----- PROVIDED DATA

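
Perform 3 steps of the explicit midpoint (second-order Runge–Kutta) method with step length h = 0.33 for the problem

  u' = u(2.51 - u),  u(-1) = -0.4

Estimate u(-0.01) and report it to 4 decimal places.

Midpoint: k1 = f(s_n, u_n); k2 = f(s_n + h/2, u_n + (h/2)·k1); u_{n+1} = u_n + h·k2.
s=-1.000000, u=-0.400000:
  k1 = f(-1.000000, -0.400000) = -1.164000
  k2 = f(-0.835000, -0.592060) = -1.836606
  u ← -0.400000 + 0.33·(-1.836606) = -1.006080
s=-0.670000, u=-1.006080:
  k1 = f(-0.670000, -1.006080) = -3.537457
  k2 = f(-0.505000, -1.589760) = -6.517636
  u ← -1.006080 + 0.33·(-6.517636) = -3.156900
s=-0.340000, u=-3.156900:
  k1 = f(-0.340000, -3.156900) = -17.889835
  k2 = f(-0.175000, -6.108723) = -52.649384
  u ← -3.156900 + 0.33·(-52.649384) = -20.531197
u(-0.01) ≈ -20.5312

-20.5312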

----------

**WORK ORDER**
Every line of the data above should be copied exactly.

**EXERCISE SOLUTION**
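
Perform 3 steps of the explicit midpoint (second-order Runge–Kutta) method with step length h = 0.33 for the problem

  u' = u(2.51 - u),  u(-1) = -0.4

Estimate u(-0.01) and report it to 4 decimal places.

Midpoint: k1 = f(s_n, u_n); k2 = f(s_n + h/2, u_n + (h/2)·k1); u_{n+1} = u_n + h·k2.
s=-1.000000, u=-0.400000:
  k1 = f(-1.000000, -0.400000) = -1.164000
  k2 = f(-0.835000, -0.592060) = -1.836606
  u ← -0.400000 + 0.33·(-1.836606) = -1.006080
s=-0.670000, u=-1.006080:
  k1 = f(-0.670000, -1.006080) = -3.537457
  k2 = f(-0.505000, -1.589760) = -6.517636
  u ← -1.006080 + 0.33·(-6.517636) = -3.156900
s=-0.340000, u=-3.156900:
  k1 = f(-0.340000, -3.156900) = -17.889835
  k2 = f(-0.175000, -6.108723) = -52.649384
  u ← -3.156900 + 0.33·(-52.649384) = -20.531197
u(-0.01) ≈ -20.5312

-20.5312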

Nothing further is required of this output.